[Saved entries]
::::::::
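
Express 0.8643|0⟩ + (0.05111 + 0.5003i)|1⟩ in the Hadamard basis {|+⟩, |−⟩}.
(0.6473 + 0.3538i)|+⟩ + (0.575 - 0.3538i)|−⟩

With |ψ⟩ = α|0⟩ + β|1⟩, the Hadamard-basis coefficients are ⟨+|ψ⟩ = (α + β)/√2 and ⟨−|ψ⟩ = (α − β)/√2.
Here α = 0.8643, β = (0.05111 + 0.5003i): (α + β)/√2 = (0.6473 + 0.3538i), (α − β)/√2 = (0.575 - 0.3538i).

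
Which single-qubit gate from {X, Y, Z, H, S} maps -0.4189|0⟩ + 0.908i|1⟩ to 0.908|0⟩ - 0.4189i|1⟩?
Y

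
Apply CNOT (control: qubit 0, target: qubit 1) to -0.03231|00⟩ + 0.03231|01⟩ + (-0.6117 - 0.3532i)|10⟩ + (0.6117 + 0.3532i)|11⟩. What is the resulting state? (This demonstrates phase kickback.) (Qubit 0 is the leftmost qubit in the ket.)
-0.03231|00⟩ + 0.03231|01⟩ + (0.6117 + 0.3532i)|10⟩ + (-0.6117 - 0.3532i)|11⟩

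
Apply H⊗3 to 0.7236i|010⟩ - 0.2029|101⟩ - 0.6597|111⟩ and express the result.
(-0.305 + 0.2558i)|000⟩ + (0.305 + 0.2558i)|001⟩ + (0.1615 - 0.2558i)|010⟩ + (-0.1615 - 0.2558i)|011⟩ + (0.305 + 0.2558i)|100⟩ + (-0.305 + 0.2558i)|101⟩ + (-0.1615 - 0.2558i)|110⟩ + (0.1615 - 0.2558i)|111⟩

H⊗3 gives amp(|y⟩) = (1/2√2) Σ_x (−1)^(x·y) amp(|x⟩), where x·y is the number of positions in which both x and y have a 1.
|000⟩: (0.7236i - 0.2029 - 0.6597)/(2√2) = (-0.305 + 0.2558i)
|001⟩: (0.7236i + 0.2029 + 0.6597)/(2√2) = (0.305 + 0.2558i)
|010⟩: (-0.7236i - 0.2029 + 0.6597)/(2√2) = (0.1615 - 0.2558i)
|011⟩: (-0.7236i + 0.2029 - 0.6597)/(2√2) = (-0.1615 - 0.2558i)
|100⟩: (0.7236i + 0.2029 + 0.6597)/(2√2) = (0.305 + 0.2558i)
|101⟩: (0.7236i - 0.2029 - 0.6597)/(2√2) = (-0.305 + 0.2558i)
|110⟩: (-0.7236i + 0.2029 - 0.6597)/(2√2) = (-0.1615 - 0.2558i)
|111⟩: (-0.7236i - 0.2029 + 0.6597)/(2√2) = (0.1615 - 0.2558i)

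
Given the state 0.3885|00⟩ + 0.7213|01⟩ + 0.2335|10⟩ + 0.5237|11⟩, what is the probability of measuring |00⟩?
0.1509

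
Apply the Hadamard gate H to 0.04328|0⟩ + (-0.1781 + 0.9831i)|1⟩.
(-0.09533 + 0.6952i)|0⟩ + (0.1565 - 0.6952i)|1⟩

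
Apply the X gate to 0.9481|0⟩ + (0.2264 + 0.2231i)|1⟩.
(0.2264 + 0.2231i)|0⟩ + 0.9481|1⟩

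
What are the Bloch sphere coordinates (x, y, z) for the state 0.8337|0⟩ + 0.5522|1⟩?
(0.9207, 0, 0.3901)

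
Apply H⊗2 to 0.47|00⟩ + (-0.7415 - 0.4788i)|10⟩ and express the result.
(-0.1358 - 0.2394i)|00⟩ + (-0.1358 - 0.2394i)|01⟩ + (0.6058 + 0.2394i)|10⟩ + (0.6058 + 0.2394i)|11⟩

H⊗2 gives amp(|y⟩) = (1/2) Σ_x (−1)^(x·y) amp(|x⟩), where x·y is the number of positions in which both x and y have a 1.
|00⟩: (0.47 + (-0.7415 - 0.4788i))/2 = (-0.1358 - 0.2394i)
|01⟩: (0.47 + (-0.7415 - 0.4788i))/2 = (-0.1358 - 0.2394i)
|10⟩: (0.47 - (-0.7415 - 0.4788i))/2 = (0.6058 + 0.2394i)
|11⟩: (0.47 - (-0.7415 - 0.4788i))/2 = (0.6058 + 0.2394i)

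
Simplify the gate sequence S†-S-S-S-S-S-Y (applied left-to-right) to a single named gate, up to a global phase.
Y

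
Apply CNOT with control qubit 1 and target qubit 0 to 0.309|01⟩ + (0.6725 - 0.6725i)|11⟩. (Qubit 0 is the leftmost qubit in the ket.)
(0.6725 - 0.6725i)|01⟩ + 0.309|11⟩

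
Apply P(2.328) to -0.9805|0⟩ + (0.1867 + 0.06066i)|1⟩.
-0.9805|0⟩ + (-0.1723 + 0.09402i)|1⟩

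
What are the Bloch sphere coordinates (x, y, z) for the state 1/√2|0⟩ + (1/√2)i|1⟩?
(0, 1, 0)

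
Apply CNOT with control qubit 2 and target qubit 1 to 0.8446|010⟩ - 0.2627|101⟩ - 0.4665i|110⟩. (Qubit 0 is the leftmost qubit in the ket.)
0.8446|010⟩ - 0.4665i|110⟩ - 0.2627|111⟩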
::::::::
(What the task requires): Print the entries exactly. Include every one.

(Task result):
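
Express 0.8643|0⟩ + (0.05111 + 0.5003i)|1⟩ in the Hadamard basis {|+⟩, |−⟩}.
(0.6473 + 0.3538i)|+⟩ + (0.575 - 0.3538i)|−⟩

With |ψ⟩ = α|0⟩ + β|1⟩, the Hadamard-basis coefficients are ⟨+|ψ⟩ = (α + β)/√2 and ⟨−|ψ⟩ = (α − β)/√2.
Here α = 0.8643, β = (0.05111 + 0.5003i): (α + β)/√2 = (0.6473 + 0.3538i), (α − β)/√2 = (0.575 - 0.3538i).

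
Which single-qubit gate from {X, Y, Z, H, S} maps -0.4189|0⟩ + 0.908i|1⟩ to 0.908|0⟩ - 0.4189i|1⟩?
Y

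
Apply CNOT (control: qubit 0, target: qubit 1) to -0.03231|00⟩ + 0.03231|01⟩ + (-0.6117 - 0.3532i)|10⟩ + (0.6117 + 0.3532i)|11⟩. What is the resulting state? (This demonstrates phase kickback.) (Qubit 0 is the leftmost qubit in the ket.)
-0.03231|00⟩ + 0.03231|01⟩ + (0.6117 + 0.3532i)|10⟩ + (-0.6117 - 0.3532i)|11⟩

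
Apply H⊗3 to 0.7236i|010⟩ - 0.2029|101⟩ - 0.6597|111⟩ and express the result.
(-0.305 + 0.2558i)|000⟩ + (0.305 + 0.2558i)|001⟩ + (0.1615 - 0.2558i)|010⟩ + (-0.1615 - 0.2558i)|011⟩ + (0.305 + 0.2558i)|100⟩ + (-0.305 + 0.2558i)|101⟩ + (-0.1615 - 0.2558i)|110⟩ + (0.1615 - 0.2558i)|111⟩

H⊗3 gives amp(|y⟩) = (1/2√2) Σ_x (−1)^(x·y) amp(|x⟩), where x·y is the number of positions in which both x and y have a 1.
|000⟩: (0.7236i - 0.2029 - 0.6597)/(2√2) = (-0.305 + 0.2558i)
|001⟩: (0.7236i + 0.2029 + 0.6597)/(2√2) = (0.305 + 0.2558i)
|010⟩: (-0.7236i - 0.2029 + 0.6597)/(2√2) = (0.1615 - 0.2558i)
|011⟩: (-0.7236i + 0.2029 - 0.6597)/(2√2) = (-0.1615 - 0.2558i)
|100⟩: (0.7236i + 0.2029 + 0.6597)/(2√2) = (0.305 + 0.2558i)
|101⟩: (0.7236i - 0.2029 - 0.6597)/(2√2) = (-0.305 + 0.2558i)
|110⟩: (-0.7236i + 0.2029 - 0.6597)/(2√2) = (-0.1615 - 0.2558i)
|111⟩: (-0.7236i - 0.2029 + 0.6597)/(2√2) = (0.1615 - 0.2558i)

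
Given the state 0.3885|00⟩ + 0.7213|01⟩ + 0.2335|10⟩ + 0.5237|11⟩, what is the probability of measuring |00⟩?
0.1509

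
Apply the Hadamard gate H to 0.04328|0⟩ + (-0.1781 + 0.9831i)|1⟩.
(-0.09533 + 0.6952i)|0⟩ + (0.1565 - 0.6952i)|1⟩

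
Apply the X gate to 0.9481|0⟩ + (0.2264 + 0.2231i)|1⟩.
(0.2264 + 0.2231i)|0⟩ + 0.9481|1⟩

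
What are the Bloch sphere coordinates (x, y, z) for the state 0.8337|0⟩ + 0.5522|1⟩?
(0.9207, 0, 0.3901)

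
Apply H⊗2 to 0.47|00⟩ + (-0.7415 - 0.4788i)|10⟩ and express the result.
(-0.1358 - 0.2394i)|00⟩ + (-0.1358 - 0.2394i)|01⟩ + (0.6058 + 0.2394i)|10⟩ + (0.6058 + 0.2394i)|11⟩

H⊗2 gives amp(|y⟩) = (1/2) Σ_x (−1)^(x·y) amp(|x⟩), where x·y is the number of positions in which both x and y have a 1.
|00⟩: (0.47 + (-0.7415 - 0.4788i))/2 = (-0.1358 - 0.2394i)
|01⟩: (0.47 + (-0.7415 - 0.4788i))/2 = (-0.1358 - 0.2394i)
|10⟩: (0.47 - (-0.7415 - 0.4788i))/2 = (0.6058 + 0.2394i)
|11⟩: (0.47 - (-0.7415 - 0.4788i))/2 = (0.6058 + 0.2394i)

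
Simplify the gate sequence S†-S-S-S-S-S-Y (applied left-to-right) to a single named gate, up to a global phase.
Y

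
Apply CNOT with control qubit 1 and target qubit 0 to 0.309|01⟩ + (0.6725 - 0.6725i)|11⟩. (Qubit 0 is the leftmost qubit in the ket.)
(0.6725 - 0.6725i)|01⟩ + 0.309|11⟩

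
Apply P(2.328) to -0.9805|0⟩ + (0.1867 + 0.06066i)|1⟩.
-0.9805|0⟩ + (-0.1723 + 0.09402i)|1⟩

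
What are the Bloch sphere coordinates (x, y, z) for the state 1/√2|0⟩ + (1/√2)i|1⟩?
(0, 1, 0)

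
Apply CNOT with control qubit 2 and target qubit 1 to 0.8446|010⟩ - 0.2627|101⟩ - 0.4665i|110⟩. (Qubit 0 is the leftmost qubit in the ket.)
0.8446|010⟩ - 0.4665i|110⟩ - 0.2627|111⟩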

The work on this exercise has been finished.